**Try it:**
Copy out all of the records. Keep every word exact.

**Data for analysis:**
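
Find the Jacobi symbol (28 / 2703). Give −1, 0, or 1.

-1

Pull out 2^2: since 2703 ≡ 7 (mod 8), (2/2703) = +1, so (2/2703)^2 = +1.
Reciprocity: 7 ≡ 3 and 2703 ≡ 3 (mod 4), so (7/2703) = −(2703/7).
Reduce top mod 7: now compute (1/7).
Reached (1/7) = 1. Collecting the sign flips along the way, the symbol is -1.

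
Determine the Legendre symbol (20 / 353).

-1

Pull out 2^2: since 353 ≡ 1 (mod 8), (2/353) = +1, so (2/353)^2 = +1.
Reciprocity: 5 ≡ 1 and 353 ≡ 1 (mod 4), so (5/353) = +(353/5).
Reduce top mod 5: now compute (3/5).
Reciprocity: 3 ≡ 3 and 5 ≡ 1 (mod 4), so (3/5) = +(5/3).
Reduce top mod 3: now compute (2/3).
Pull out 2: since 3 ≡ 3 (mod 8), (2/3) = -1.
Reached (1/3) = 1. Collecting the sign flips along the way, the symbol is -1.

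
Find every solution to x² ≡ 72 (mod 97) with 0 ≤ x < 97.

13, 84

97 ≡ 1 (mod 4), so we find a root by search.
Trying successive values, 13² = 169 ≡ 72 (mod 97). The other root is 97 − 13 = 84.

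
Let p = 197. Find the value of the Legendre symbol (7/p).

Euler's criterion: (7/197) ≡ 7^98 (mod 197).
7^2 ≡ 49 (mod 197)
7^4 ≡ 37 (mod 197)
7^8 ≡ 187 (mod 197)
7^16 ≡ 100 (mod 197)
7^32 ≡ 150 (mod 197)
7^64 ≡ 42 (mod 197)
7^98 = 7^(64+32+2) ≡ 1 (mod 197).
Result is 1, so (7/197) = 1.

1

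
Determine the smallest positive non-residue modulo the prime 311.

(2/311) = +1, so 2 is a residue.
(3/311) = +1, so 3 is a residue.
(4/311) = +1, so 4 is a residue.
(5/311) = +1, so 5 is a residue.
(6/311) = +1, so 6 is a residue.
(7/311) = +1, so 7 is a residue.
(8/311) = +1, so 8 is a residue.
(9/311) = +1, so 9 is a residue.
(10/311) = +1, so 10 is a residue.
(11/311) = −1, so 11 is the smallest positive non-residue mod 311.

11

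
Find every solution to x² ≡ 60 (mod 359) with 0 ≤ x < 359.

Since 359 ≡ 3 (mod 4), a square root of 60 is 60^((359+1)/4) = 60^90 mod 359.
Repeated squaring: 60^2≡10, 60^4≡100, 60^8≡307, 60^16≡191, 60^32≡222, 60^64≡101 (mod 359).
60^90 = 60^(64+16+8+2) ≡ 217 (mod 359).
Check: 217² = 47089 ≡ 60 (mod 359). The two roots are 142 and 217.

142, 217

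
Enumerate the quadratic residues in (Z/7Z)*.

1, 2, 4

Square k = 1,…,3 (k and 7−k give the same square):
1²=1, 2²=4, 3²≡2 (mod 7).
So the quadratic residues mod 7 are {1, 2, 4}.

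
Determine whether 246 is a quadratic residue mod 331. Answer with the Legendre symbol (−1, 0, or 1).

-1

Pull out 2: since 331 ≡ 3 (mod 8), (2/331) = -1.
Reciprocity: 123 ≡ 3 and 331 ≡ 3 (mod 4), so (123/331) = −(331/123).
Reduce top mod 123: now compute (85/123).
Reciprocity: 85 ≡ 1 and 123 ≡ 3 (mod 4), so (85/123) = +(123/85).
Reduce top mod 85: now compute (38/85).
Pull out 2: since 85 ≡ 5 (mod 8), (2/85) = -1.
Reciprocity: 19 ≡ 3 and 85 ≡ 1 (mod 4), so (19/85) = +(85/19).
Reduce top mod 19: now compute (9/19).
Reciprocity: 9 ≡ 1 and 19 ≡ 3 (mod 4), so (9/19) = +(19/9).
Reduce top mod 9: now compute (1/9).
Reached (1/9) = 1. Collecting the sign flips along the way, the symbol is -1.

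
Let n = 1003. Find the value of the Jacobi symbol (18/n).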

**Answer to this exercise:**
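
Find the Jacobi symbol (28 / 2703). Give −1, 0, or 1.

-1

Pull out 2^2: since 2703 ≡ 7 (mod 8), (2/2703) = +1, so (2/2703)^2 = +1.
Reciprocity: 7 ≡ 3 and 2703 ≡ 3 (mod 4), so (7/2703) = −(2703/7).
Reduce top mod 7: now compute (1/7).
Reached (1/7) = 1. Collecting the sign flips along the way, the symbol is -1.

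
Determine the Legendre symbol (20 / 353).

-1

Pull out 2^2: since 353 ≡ 1 (mod 8), (2/353) = +1, so (2/353)^2 = +1.
Reciprocity: 5 ≡ 1 and 353 ≡ 1 (mod 4), so (5/353) = +(353/5).
Reduce top mod 5: now compute (3/5).
Reciprocity: 3 ≡ 3 and 5 ≡ 1 (mod 4), so (3/5) = +(5/3).
Reduce top mod 3: now compute (2/3).
Pull out 2: since 3 ≡ 3 (mod 8), (2/3) = -1.
Reached (1/3) = 1. Collecting the sign flips along the way, the symbol is -1.

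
Find every solution to x² ≡ 72 (mod 97) with 0 ≤ x < 97.

13, 84

97 ≡ 1 (mod 4), so we find a root by search.
Trying successive values, 13² = 169 ≡ 72 (mod 97). The other root is 97 − 13 = 84.

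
Let p = 197. Find the value of the Legendre symbol (7/p).

Euler's criterion: (7/197) ≡ 7^98 (mod 197).
7^2 ≡ 49 (mod 197)
7^4 ≡ 37 (mod 197)
7^8 ≡ 187 (mod 197)
7^16 ≡ 100 (mod 197)
7^32 ≡ 150 (mod 197)
7^64 ≡ 42 (mod 197)
7^98 = 7^(64+32+2) ≡ 1 (mod 197).
Result is 1, so (7/197) = 1.

1

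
Determine the smallest positive non-residue modulo the prime 311.

(2/311) = +1, so 2 is a residue.
(3/311) = +1, so 3 is a residue.
(4/311) = +1, so 4 is a residue.
(5/311) = +1, so 5 is a residue.
(6/311) = +1, so 6 is a residue.
(7/311) = +1, so 7 is a residue.
(8/311) = +1, so 8 is a residue.
(9/311) = +1, so 9 is a residue.
(10/311) = +1, so 10 is a residue.
(11/311) = −1, so 11 is the smallest positive non-residue mod 311.

11

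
Find every solution to x² ≡ 60 (mod 359) with 0 ≤ x < 359.

Since 359 ≡ 3 (mod 4), a square root of 60 is 60^((359+1)/4) = 60^90 mod 359.
Repeated squaring: 60^2≡10, 60^4≡100, 60^8≡307, 60^16≡191, 60^32≡222, 60^64≡101 (mod 359).
60^90 = 60^(64+16+8+2) ≡ 217 (mod 359).
Check: 217² = 47089 ≡ 60 (mod 359). The two roots are 142 and 217.

142, 217

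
Enumerate the quadratic residues in (Z/7Z)*.

1, 2, 4

Square k = 1,…,3 (k and 7−k give the same square):
1²=1, 2²=4, 3²≡2 (mod 7).
So the quadratic residues mod 7 are {1, 2, 4}.

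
Determine whether 246 is a quadratic residue mod 331. Answer with the Legendre symbol (−1, 0, or 1).

-1

Pull out 2: since 331 ≡ 3 (mod 8), (2/331) = -1.
Reciprocity: 123 ≡ 3 and 331 ≡ 3 (mod 4), so (123/331) = −(331/123).
Reduce top mod 123: now compute (85/123).
Reciprocity: 85 ≡ 1 and 123 ≡ 3 (mod 4), so (85/123) = +(123/85).
Reduce top mod 85: now compute (38/85).
Pull out 2: since 85 ≡ 5 (mod 8), (2/85) = -1.
Reciprocity: 19 ≡ 3 and 85 ≡ 1 (mod 4), so (19/85) = +(85/19).
Reduce top mod 19: now compute (9/19).
Reciprocity: 9 ≡ 1 and 19 ≡ 3 (mod 4), so (9/19) = +(19/9).
Reduce top mod 9: now compute (1/9).
Reached (1/9) = 1. Collecting the sign flips along the way, the symbol is -1.

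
Let n = 1003. Find the value of the Jacobi symbol (18/n).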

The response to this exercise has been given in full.